- Data extracted from a collection:
_____
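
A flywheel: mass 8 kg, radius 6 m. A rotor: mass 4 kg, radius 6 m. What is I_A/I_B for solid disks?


Given: M1=8 kg, R1=6 m, M2=4 kg, R2=6 m
For a disk: I = (1/2)*M*R^2, so I_A/I_B = (M1*R1^2)/(M2*R2^2)
M1*R1^2 = 8*36 = 288
M2*R2^2 = 4*36 = 144
I_A/I_B = 288/144 = 2

2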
_____
Would you mind giving all the records again exactly?

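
A flywheel: mass 8 kg, radius 6 m. A rotor: mass 4 kg, radius 6 m. What is I_A/I_B for solid disks?


Given: M1=8 kg, R1=6 m, M2=4 kg, R2=6 m
For a disk: I = (1/2)*M*R^2, so I_A/I_B = (M1*R1^2)/(M2*R2^2)
M1*R1^2 = 8*36 = 288
M2*R2^2 = 4*36 = 144
I_A/I_B = 288/144 = 2

2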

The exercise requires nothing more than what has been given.